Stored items
_ _ _ _ _ _ _

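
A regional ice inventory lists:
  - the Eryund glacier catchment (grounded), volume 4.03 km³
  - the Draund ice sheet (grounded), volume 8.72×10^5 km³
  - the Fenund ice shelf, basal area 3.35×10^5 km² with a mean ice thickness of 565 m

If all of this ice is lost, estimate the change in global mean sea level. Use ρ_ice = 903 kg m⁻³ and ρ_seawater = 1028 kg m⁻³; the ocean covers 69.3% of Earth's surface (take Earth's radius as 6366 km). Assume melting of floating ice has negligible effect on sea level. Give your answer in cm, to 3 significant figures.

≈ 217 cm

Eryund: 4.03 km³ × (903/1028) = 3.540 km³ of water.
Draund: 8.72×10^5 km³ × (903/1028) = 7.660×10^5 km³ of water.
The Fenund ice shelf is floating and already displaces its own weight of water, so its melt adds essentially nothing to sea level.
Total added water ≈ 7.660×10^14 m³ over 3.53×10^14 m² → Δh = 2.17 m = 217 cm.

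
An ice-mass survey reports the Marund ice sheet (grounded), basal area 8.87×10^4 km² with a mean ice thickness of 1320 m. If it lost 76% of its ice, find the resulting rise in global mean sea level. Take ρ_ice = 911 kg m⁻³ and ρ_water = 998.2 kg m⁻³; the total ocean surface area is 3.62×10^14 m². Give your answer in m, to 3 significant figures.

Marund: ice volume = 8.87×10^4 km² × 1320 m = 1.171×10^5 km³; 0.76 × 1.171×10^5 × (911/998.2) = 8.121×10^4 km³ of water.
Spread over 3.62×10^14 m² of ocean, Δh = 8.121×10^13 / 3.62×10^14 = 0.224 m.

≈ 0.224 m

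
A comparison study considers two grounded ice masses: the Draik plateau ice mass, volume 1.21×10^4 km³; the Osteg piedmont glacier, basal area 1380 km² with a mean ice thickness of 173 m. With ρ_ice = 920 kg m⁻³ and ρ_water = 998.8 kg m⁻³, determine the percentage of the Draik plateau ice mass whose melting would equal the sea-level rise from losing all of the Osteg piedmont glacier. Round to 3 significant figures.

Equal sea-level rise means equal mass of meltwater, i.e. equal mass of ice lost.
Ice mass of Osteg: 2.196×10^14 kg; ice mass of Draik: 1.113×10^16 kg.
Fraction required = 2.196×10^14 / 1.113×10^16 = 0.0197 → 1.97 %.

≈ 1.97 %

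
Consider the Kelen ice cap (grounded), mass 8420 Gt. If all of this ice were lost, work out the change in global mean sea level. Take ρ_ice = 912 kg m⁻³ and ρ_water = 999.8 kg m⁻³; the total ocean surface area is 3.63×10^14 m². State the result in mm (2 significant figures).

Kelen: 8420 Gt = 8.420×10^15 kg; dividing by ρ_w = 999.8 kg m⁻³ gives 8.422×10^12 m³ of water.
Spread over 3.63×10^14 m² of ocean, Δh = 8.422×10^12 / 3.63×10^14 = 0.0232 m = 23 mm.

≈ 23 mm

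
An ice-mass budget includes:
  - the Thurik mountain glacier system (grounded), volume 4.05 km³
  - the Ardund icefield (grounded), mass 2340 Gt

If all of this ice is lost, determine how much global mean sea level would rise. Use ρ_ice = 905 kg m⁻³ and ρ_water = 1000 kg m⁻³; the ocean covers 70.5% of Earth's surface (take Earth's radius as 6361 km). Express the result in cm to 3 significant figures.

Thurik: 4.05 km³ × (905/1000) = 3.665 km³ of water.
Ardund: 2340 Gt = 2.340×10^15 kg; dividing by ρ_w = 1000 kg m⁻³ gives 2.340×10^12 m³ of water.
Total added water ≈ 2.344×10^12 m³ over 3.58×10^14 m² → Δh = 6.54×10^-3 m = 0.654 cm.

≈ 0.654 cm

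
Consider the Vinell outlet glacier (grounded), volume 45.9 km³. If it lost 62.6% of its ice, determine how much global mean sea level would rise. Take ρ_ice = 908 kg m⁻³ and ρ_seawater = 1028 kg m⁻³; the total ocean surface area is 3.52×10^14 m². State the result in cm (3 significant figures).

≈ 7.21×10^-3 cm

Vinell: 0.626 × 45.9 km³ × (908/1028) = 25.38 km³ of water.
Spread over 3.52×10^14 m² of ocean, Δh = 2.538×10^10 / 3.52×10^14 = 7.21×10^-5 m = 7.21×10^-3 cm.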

_ _ _ _ _ _ _

- [AIM OF THE TASK]:
Up to and including the line with "- the Fenund", output every line of the records above exactly, starting from the first; output nothing else.

- [SOLUTION TO THE EXERCISE]:
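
A regional ice inventory lists:
  - the Eryund glacier catchment (grounded), volume 4.03 km³
  - the Draund ice sheet (grounded), volume 8.72×10^5 km³
  - the Fenund ice shelf, basal area 3.35×10^5 km² with a mean ice thickness of 565 m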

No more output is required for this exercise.